Collected data:
################

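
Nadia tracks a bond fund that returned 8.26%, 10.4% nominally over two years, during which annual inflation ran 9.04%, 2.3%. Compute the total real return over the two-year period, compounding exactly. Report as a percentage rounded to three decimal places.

7.146%

Compound the nominal returns: 1.0826 × 1.1040 = 1.195190.
Compound inflation: 1.0904 × 1.0230 = 1.115479.
Deflate: 1.195190 / 1.115479 = 1.071459.
Total real return = 1.071459 − 1 → 7.146%.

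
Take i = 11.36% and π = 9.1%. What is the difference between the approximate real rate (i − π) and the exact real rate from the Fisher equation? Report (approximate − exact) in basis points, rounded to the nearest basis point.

19 basis points

Approximate: r ≈ 11.360% − 9.100% = 2.2600%
Exact: (1 + 0.1136)/(1 + 0.0910) − 1 = 2.0715%
Error = 2.2600% − 2.0715% = 0.1885% → 19 basis points.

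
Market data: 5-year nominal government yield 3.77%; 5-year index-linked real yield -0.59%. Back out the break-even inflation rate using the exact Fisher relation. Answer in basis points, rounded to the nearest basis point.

(1 + π) = (1 + i)/(1 + r) = 1.03770 / 0.99410 = 1.043859
Break-even inflation = 1.043859 − 1 → 439 basis points.

439 basis points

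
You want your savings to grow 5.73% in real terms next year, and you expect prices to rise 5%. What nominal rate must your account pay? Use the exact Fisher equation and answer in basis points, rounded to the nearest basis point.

(1 + i) = (1 + r)(1 + π) = 1.05730 × 1.05000 = 1.110165
i = 1.110165 − 1, so the required nominal rate is 1102 basis points.

1102 basis points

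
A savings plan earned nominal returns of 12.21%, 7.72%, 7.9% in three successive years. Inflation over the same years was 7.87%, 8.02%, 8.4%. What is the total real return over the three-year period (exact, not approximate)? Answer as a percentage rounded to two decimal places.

Compound the nominal returns: 1.1221 × 1.0772 × 1.0790 = 1.304215.
Compound inflation: 1.0787 × 1.0802 × 1.0840 = 1.263090.
Deflate: 1.304215 / 1.263090 = 1.032560.
Total real return = 1.032560 − 1 → 3.26%.

3.26%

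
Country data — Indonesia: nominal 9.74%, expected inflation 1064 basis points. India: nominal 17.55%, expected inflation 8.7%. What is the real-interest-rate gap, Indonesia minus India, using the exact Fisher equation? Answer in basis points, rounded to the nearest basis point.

-896 basis points

Indonesia: (1 + 0.0974)/(1 + 0.1064) − 1 = -0.8134%
India: (1 + 0.1755)/(1 + 0.0870) − 1 = 8.1417%
Differential = -0.8134% − 8.1417% = -8.9551% → -896 basis points.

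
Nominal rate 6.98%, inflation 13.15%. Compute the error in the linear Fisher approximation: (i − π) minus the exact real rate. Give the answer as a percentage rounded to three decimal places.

Approximate: r ≈ 6.980% − 13.150% = -6.1700%
Exact: (1 + 0.0698)/(1 + 0.1315) − 1 = -5.4529%
Error = -6.1700% − (-5.4529%) = -0.7171% → -0.717%.

-0.717%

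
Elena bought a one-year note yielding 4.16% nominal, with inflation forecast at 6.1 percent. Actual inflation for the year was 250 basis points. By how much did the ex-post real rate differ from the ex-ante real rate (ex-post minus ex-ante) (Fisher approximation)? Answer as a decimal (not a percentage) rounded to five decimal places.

0.03600

Ex-ante: 4.16% − 6.1% = -1.940%
Ex-post: 4.16% − 2.5% = 1.660%
Difference (ex-post − ex-ante) = 3.6000% → 0.03600.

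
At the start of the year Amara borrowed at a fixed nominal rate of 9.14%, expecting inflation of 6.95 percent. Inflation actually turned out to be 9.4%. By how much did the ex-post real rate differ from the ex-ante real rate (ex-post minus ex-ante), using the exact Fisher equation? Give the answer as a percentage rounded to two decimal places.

-2.29%

Ex-ante: (1 + 0.0914)/(1 + 0.0695) − 1 = 2.0477%
Ex-post: (1 + 0.0914)/(1 + 0.0940) − 1 = -0.2377%
Difference (ex-post − ex-ante) = -2.2853% → -2.29%.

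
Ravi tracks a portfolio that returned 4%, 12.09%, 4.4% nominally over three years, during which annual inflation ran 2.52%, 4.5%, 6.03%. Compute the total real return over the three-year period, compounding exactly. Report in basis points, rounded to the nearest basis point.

Nominal growth factor = 1.0400 × 1.1209 × 1.0440 = 1.217028
Price-level growth factor = 1.0252 × 1.0450 × 1.0603 = 1.135935
Real growth factor = 1.217028 / 1.135935 = 1.071389
Total real return = 1.071389 − 1 → 714 basis points.

714 basis points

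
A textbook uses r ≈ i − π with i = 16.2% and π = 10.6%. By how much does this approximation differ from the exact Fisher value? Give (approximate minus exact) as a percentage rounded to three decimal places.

Approximate: r ≈ 16.200% − 10.600% = 5.6000%
Exact: (1 + 0.1620)/(1 + 0.1060) − 1 = 5.0633%
Error = 5.6000% − 5.0633% = 0.5367% → 0.537%.

0.537%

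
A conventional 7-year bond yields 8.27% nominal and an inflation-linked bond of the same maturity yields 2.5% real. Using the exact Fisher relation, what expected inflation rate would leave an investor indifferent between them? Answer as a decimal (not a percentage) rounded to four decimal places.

0.0563

(1 + π) = (1 + i)/(1 + r) = 1.08270 / 1.02500 = 1.056293
Break-even inflation = 1.056293 − 1 → 0.0563.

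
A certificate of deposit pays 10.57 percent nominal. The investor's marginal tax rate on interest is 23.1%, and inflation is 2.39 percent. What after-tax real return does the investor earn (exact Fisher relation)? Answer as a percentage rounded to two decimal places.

After-tax nominal return = 10.57% × (1 − 0.231) = 8.12833%.
1 + r = 1.0812833 / 1.02390 = 1.056044
After-tax real rate = 1.056044 − 1 → 5.60%.

5.60%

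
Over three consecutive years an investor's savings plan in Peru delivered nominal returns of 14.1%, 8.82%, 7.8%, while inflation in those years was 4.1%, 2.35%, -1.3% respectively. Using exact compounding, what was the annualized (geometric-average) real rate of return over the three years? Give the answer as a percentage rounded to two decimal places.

8.37%

Compound the nominal returns: 1.1410 × 1.0882 × 1.0780 = 1.33848382.
Compound inflation: 1.0410 × 1.0235 × 0.9870 = 1.05161247.
Deflate: 1.33848382 / 1.05161247 = 1.27279188.
Annualized real rate = 1.27279188^(1/3) − 1 = 8.3725% → 8.37%.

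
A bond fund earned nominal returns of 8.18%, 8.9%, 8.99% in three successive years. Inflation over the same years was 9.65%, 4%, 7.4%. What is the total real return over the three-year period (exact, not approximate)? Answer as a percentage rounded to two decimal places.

4.84%

Compound the nominal returns: 1.0818 × 1.0890 × 1.0899 = 1.283990.
Compound inflation: 1.0965 × 1.0400 × 1.0740 = 1.224747.
Deflate: 1.283990 / 1.224747 = 1.048372.
Total real return = 1.048372 − 1 → 4.84%.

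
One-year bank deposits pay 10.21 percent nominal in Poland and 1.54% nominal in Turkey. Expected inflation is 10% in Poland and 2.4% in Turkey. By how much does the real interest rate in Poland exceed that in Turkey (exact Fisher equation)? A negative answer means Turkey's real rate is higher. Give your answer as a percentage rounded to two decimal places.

Poland: (1 + 0.1021)/(1 + 0.1000) − 1 = 0.1909%
Turkey: (1 + 0.0154)/(1 + 0.0240) − 1 = -0.8398%
Differential = 0.1909% − (-0.8398%) = 1.0308% → 1.03%.

1.03%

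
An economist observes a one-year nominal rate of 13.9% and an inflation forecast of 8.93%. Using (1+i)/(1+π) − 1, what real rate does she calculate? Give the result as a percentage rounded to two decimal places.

By the Fisher equation, 1 + r = (1 + i)/(1 + π).
1 + r = 1.13900 / 1.08930 = 1.045626
r = 1.045626 − 1 = 4.5626%, i.e. 4.56%.

4.56%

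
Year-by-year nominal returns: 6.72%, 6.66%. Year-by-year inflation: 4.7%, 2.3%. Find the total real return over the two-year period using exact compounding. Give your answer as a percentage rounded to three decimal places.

Compound the nominal returns: 1.0672 × 1.0666 = 1.1382755.
Compound inflation: 1.0470 × 1.0230 = 1.0710810.
Deflate: 1.1382755 / 1.0710810 = 1.0627352.
Total real return = 1.0627352 − 1 → 6.274%.

6.274%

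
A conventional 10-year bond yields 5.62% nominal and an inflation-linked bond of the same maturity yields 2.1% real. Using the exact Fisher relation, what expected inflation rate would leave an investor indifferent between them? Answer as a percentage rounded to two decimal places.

(1 + π) = (1 + i)/(1 + r) = 1.05620 / 1.02100 = 1.034476
Break-even inflation = 1.034476 − 1 → 3.45%.

3.45%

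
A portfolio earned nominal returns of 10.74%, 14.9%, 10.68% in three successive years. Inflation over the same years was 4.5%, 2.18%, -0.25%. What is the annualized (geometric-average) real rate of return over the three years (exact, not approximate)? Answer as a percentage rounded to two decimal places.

9.76%

Nominal growth factor = 1.1074 × 1.1490 × 1.1068 = 1.40829520
Price-level growth factor = 1.0450 × 1.0218 × 0.9975 = 1.06511155
Real growth factor = 1.40829520 / 1.06511155 = 1.32220442
Annualized real rate = 1.32220442^(1/3) − 1 = 9.7572% → 9.76%.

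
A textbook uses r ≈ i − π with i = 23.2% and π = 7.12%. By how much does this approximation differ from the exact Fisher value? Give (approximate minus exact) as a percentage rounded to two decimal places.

Approximate: r ≈ 23.200% − 7.120% = 16.0800%
Exact: (1 + 0.2320)/(1 + 0.0712) − 1 = 15.0112%
Error = 16.0800% − 15.0112% = 1.0688% → 1.07%.

1.07%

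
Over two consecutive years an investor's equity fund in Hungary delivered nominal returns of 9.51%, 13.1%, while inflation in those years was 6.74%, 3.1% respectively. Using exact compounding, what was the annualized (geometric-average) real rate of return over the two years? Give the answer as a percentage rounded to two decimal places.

Compound the nominal returns: 1.0951 × 1.1310 = 1.23855810.
Compound inflation: 1.0674 × 1.0310 = 1.10048940.
Deflate: 1.23855810 / 1.10048940 = 1.12546118.
Annualized real rate = 1.12546118^(1/2) − 1 = 6.0878% → 6.09%.

6.09%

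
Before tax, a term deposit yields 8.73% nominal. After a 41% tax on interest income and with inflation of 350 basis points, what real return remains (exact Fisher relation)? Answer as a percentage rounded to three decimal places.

1.595%

After-tax nominal return = 8.73% × (1 − 0.41) = 5.1507%.
1 + r = 1.051507 / 1.03500 = 1.015949
After-tax real rate = 1.015949 − 1 → 1.595%.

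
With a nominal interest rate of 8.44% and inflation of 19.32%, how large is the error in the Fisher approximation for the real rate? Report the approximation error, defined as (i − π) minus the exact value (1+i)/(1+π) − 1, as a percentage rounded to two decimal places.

-1.76%

Approximate: r ≈ 8.440% − 19.320% = -10.8800%
Exact: (1 + 0.0844)/(1 + 0.1932) − 1 = -9.1183%
Error = -10.8800% − (-9.1183%) = -1.7617% → -1.76%.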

################

All lines from the line containing "With a nominal" through the last line of the data are to be repeated exactly; no other line belongs in the answer.

Exercise response >>
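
With a nominal interest rate of 8.44% and inflation of 19.32%, how large is the error in the Fisher approximation for the real rate? Report the approximation error, defined as (i − π) minus the exact value (1+i)/(1+π) − 1, as a percentage rounded to two decimal places.

-1.76%

Approximate: r ≈ 8.440% − 19.320% = -10.8800%
Exact: (1 + 0.0844)/(1 + 0.1932) − 1 = -9.1183%
Error = -10.8800% − (-9.1183%) = -1.7617% → -1.76%.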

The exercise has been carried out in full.